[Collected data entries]
--------------------
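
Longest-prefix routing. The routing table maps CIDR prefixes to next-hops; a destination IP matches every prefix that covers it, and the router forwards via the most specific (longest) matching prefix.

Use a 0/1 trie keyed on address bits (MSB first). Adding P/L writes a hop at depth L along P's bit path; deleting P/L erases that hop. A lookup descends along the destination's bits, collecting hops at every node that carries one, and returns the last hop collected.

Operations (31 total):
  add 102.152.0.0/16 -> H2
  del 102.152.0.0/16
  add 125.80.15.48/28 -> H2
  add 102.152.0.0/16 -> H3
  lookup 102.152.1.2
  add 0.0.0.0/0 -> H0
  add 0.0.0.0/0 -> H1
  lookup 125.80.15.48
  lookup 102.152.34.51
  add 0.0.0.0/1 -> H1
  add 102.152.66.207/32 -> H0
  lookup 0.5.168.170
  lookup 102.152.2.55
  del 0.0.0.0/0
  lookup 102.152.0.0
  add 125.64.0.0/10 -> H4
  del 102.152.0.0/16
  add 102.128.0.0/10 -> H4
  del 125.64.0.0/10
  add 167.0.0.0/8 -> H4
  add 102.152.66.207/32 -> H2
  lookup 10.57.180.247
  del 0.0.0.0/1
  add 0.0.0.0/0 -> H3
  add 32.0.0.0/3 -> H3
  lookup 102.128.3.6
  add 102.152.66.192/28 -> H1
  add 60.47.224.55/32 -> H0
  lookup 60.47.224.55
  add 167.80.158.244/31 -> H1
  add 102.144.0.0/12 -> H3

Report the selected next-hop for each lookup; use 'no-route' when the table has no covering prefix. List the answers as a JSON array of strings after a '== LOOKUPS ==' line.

Apply in order:
  add 102.152.0.0/16 -> H2 at depth 16
  del 102.152.0.0/16 (clear depth 16)
  add 125.80.15.48/28 -> H2 at depth 28
  add 102.152.0.0/16 -> H3 at depth 16
  lookup 102.152.1.2: bits 0110011010011000 walk d0:-→d1:-→d2:-→d3:-→d4:-→d5:-→d6:-→d7:-→d8:-→d9:-→d10:-→d11:-→d12:-→d13:-→d14:-→d15:-→d16:H3 -> H3
  add 0.0.0.0/0 -> H0 at depth 0
  add 0.0.0.0/0 -> H1 at depth 0
  lookup 125.80.15.48: bits 0111110101010000000011110011 walk d0:H1→d1:-→d2:-→d3:-→d4:-→d5:-→d6:-→d7:-→d8:-→d9:-→d10:-→d11:-→d12:-→d13:-→d14:-→d15:-→d16:-→d17:-→d18:-→d19:-→d20:-→d21:-→d22:-→d23:-→d24:-→d25:-→d26:-→d27:-→d28:H2 -> H2
  lookup 102.152.34.51: bits 0110011010011000 walk d0:H1→d1:-→d2:-→d3:-→d4:-→d5:-→d6:-→d7:-→d8:-→d9:-→d10:-→d11:-→d12:-→d13:-→d14:-→d15:-→d16:H3 -> H3
  add 0.0.0.0/1 -> H1 at depth 1
  add 102.152.66.207/32 -> H0 at depth 32
  lookup 0.5.168.170: bits 0 walk d0:H1→d1:H1 -> H1
  lookup 102.152.2.55: bits 01100110100110000 walk d0:H1→d1:H1→d2:-→d3:-→d4:-→d5:-→d6:-→d7:-→d8:-→d9:-→d10:-→d11:-→d12:-→d13:-→d14:-→d15:-→d16:H3→d17:- -> H3
  del 0.0.0.0/0 (clear depth 0)
  lookup 102.152.0.0: bits 01100110100110000 walk d0:-→d1:H1→d2:-→d3:-→d4:-→d5:-→d6:-→d7:-→d8:-→d9:-→d10:-→d11:-→d12:-→d13:-→d14:-→d15:-→d16:H3→d17:- -> H3
  add 125.64.0.0/10 -> H4 at depth 10
  del 102.152.0.0/16 (clear depth 16)
  add 102.128.0.0/10 -> H4 at depth 10
  del 125.64.0.0/10 (clear depth 10)
  add 167.0.0.0/8 -> H4 at depth 8
  add 102.152.66.207/32 -> H2 at depth 32
  lookup 10.57.180.247: bits 0 walk d0:-→d1:H1 -> H1
  del 0.0.0.0/1 (clear depth 1)
  add 0.0.0.0/0 -> H3 at depth 0
  add 32.0.0.0/3 -> H3 at depth 3
  lookup 102.128.3.6: bits 01100110100 walk d0:H3→d1:-→d2:-→d3:-→d4:-→d5:-→d6:-→d7:-→d8:-→d9:-→d10:H4→d11:- -> H4
  add 102.152.66.192/28 -> H1 at depth 28
  add 60.47.224.55/32 -> H0 at depth 32
  lookup 60.47.224.55: bits 00111100001011111110000000110111 walk d0:H3→d1:-→d2:-→d3:H3→d4:-→d5:-→d6:-→d7:-→d8:-→d9:-→d10:-→d11:-→d12:-→d13:-→d14:-→d15:-→d16:-→d17:-→d18:-→d19:-→d20:-→d21:-→d22:-→d23:-→d24:-→d25:-→d26:-→d27:-→d28:-→d29:-→d30:-→d31:-→d32:H0 -> H0
  add 167.80.158.244/31 -> H1 at depth 31
  add 102.144.0.0/12 -> H3 at depth 12

== LOOKUPS ==
["H3","H2","H3","H1","H3","H3","H1","H4","H0"]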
--------------------
ACTIVITY — Repeat every line of the data verbatim.

TASK OUTPUT —
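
Longest-prefix routing. The routing table maps CIDR prefixes to next-hops; a destination IP matches every prefix that covers it, and the router forwards via the most specific (longest) matching prefix.

Use a 0/1 trie keyed on address bits (MSB first). Adding P/L writes a hop at depth L along P's bit path; deleting P/L erases that hop. A lookup descends along the destination's bits, collecting hops at every node that carries one, and returns the last hop collected.

Operations (31 total):
  add 102.152.0.0/16 -> H2
  del 102.152.0.0/16
  add 125.80.15.48/28 -> H2
  add 102.152.0.0/16 -> H3
  lookup 102.152.1.2
  add 0.0.0.0/0 -> H0
  add 0.0.0.0/0 -> H1
  lookup 125.80.15.48
  lookup 102.152.34.51
  add 0.0.0.0/1 -> H1
  add 102.152.66.207/32 -> H0
  lookup 0.5.168.170
  lookup 102.152.2.55
  del 0.0.0.0/0
  lookup 102.152.0.0
  add 125.64.0.0/10 -> H4
  del 102.152.0.0/16
  add 102.128.0.0/10 -> H4
  del 125.64.0.0/10
  add 167.0.0.0/8 -> H4
  add 102.152.66.207/32 -> H2
  lookup 10.57.180.247
  del 0.0.0.0/1
  add 0.0.0.0/0 -> H3
  add 32.0.0.0/3 -> H3
  lookup 102.128.3.6
  add 102.152.66.192/28 -> H1
  add 60.47.224.55/32 -> H0
  lookup 60.47.224.55
  add 167.80.158.244/31 -> H1
  add 102.144.0.0/12 -> H3

Report the selected next-hop for each lookup; use 'no-route' when the table has no covering prefix. List the answers as a JSON array of strings after a '== LOOKUPS ==' line.

Apply in order:
  add 102.152.0.0/16 -> H2 at depth 16
  del 102.152.0.0/16 (clear depth 16)
  add 125.80.15.48/28 -> H2 at depth 28
  add 102.152.0.0/16 -> H3 at depth 16
  lookup 102.152.1.2: bits 0110011010011000 walk d0:-→d1:-→d2:-→d3:-→d4:-→d5:-→d6:-→d7:-→d8:-→d9:-→d10:-→d11:-→d12:-→d13:-→d14:-→d15:-→d16:H3 -> H3
  add 0.0.0.0/0 -> H0 at depth 0
  add 0.0.0.0/0 -> H1 at depth 0
  lookup 125.80.15.48: bits 0111110101010000000011110011 walk d0:H1→d1:-→d2:-→d3:-→d4:-→d5:-→d6:-→d7:-→d8:-→d9:-→d10:-→d11:-→d12:-→d13:-→d14:-→d15:-→d16:-→d17:-→d18:-→d19:-→d20:-→d21:-→d22:-→d23:-→d24:-→d25:-→d26:-→d27:-→d28:H2 -> H2
  lookup 102.152.34.51: bits 0110011010011000 walk d0:H1→d1:-→d2:-→d3:-→d4:-→d5:-→d6:-→d7:-→d8:-→d9:-→d10:-→d11:-→d12:-→d13:-→d14:-→d15:-→d16:H3 -> H3
  add 0.0.0.0/1 -> H1 at depth 1
  add 102.152.66.207/32 -> H0 at depth 32
  lookup 0.5.168.170: bits 0 walk d0:H1→d1:H1 -> H1
  lookup 102.152.2.55: bits 01100110100110000 walk d0:H1→d1:H1→d2:-→d3:-→d4:-→d5:-→d6:-→d7:-→d8:-→d9:-→d10:-→d11:-→d12:-→d13:-→d14:-→d15:-→d16:H3→d17:- -> H3
  del 0.0.0.0/0 (clear depth 0)
  lookup 102.152.0.0: bits 01100110100110000 walk d0:-→d1:H1→d2:-→d3:-→d4:-→d5:-→d6:-→d7:-→d8:-→d9:-→d10:-→d11:-→d12:-→d13:-→d14:-→d15:-→d16:H3→d17:- -> H3
  add 125.64.0.0/10 -> H4 at depth 10
  del 102.152.0.0/16 (clear depth 16)
  add 102.128.0.0/10 -> H4 at depth 10
  del 125.64.0.0/10 (clear depth 10)
  add 167.0.0.0/8 -> H4 at depth 8
  add 102.152.66.207/32 -> H2 at depth 32
  lookup 10.57.180.247: bits 0 walk d0:-→d1:H1 -> H1
  del 0.0.0.0/1 (clear depth 1)
  add 0.0.0.0/0 -> H3 at depth 0
  add 32.0.0.0/3 -> H3 at depth 3
  lookup 102.128.3.6: bits 01100110100 walk d0:H3→d1:-→d2:-→d3:-→d4:-→d5:-→d6:-→d7:-→d8:-→d9:-→d10:H4→d11:- -> H4
  add 102.152.66.192/28 -> H1 at depth 28
  add 60.47.224.55/32 -> H0 at depth 32
  lookup 60.47.224.55: bits 00111100001011111110000000110111 walk d0:H3→d1:-→d2:-→d3:H3→d4:-→d5:-→d6:-→d7:-→d8:-→d9:-→d10:-→d11:-→d12:-→d13:-→d14:-→d15:-→d16:-→d17:-→d18:-→d19:-→d20:-→d21:-→d22:-→d23:-→d24:-→d25:-→d26:-→d27:-→d28:-→d29:-→d30:-→d31:-→d32:H0 -> H0
  add 167.80.158.244/31 -> H1 at depth 31
  add 102.144.0.0/12 -> H3 at depth 12

== LOOKUPS ==
["H3","H2","H3","H1","H3","H3","H1","H4","H0"]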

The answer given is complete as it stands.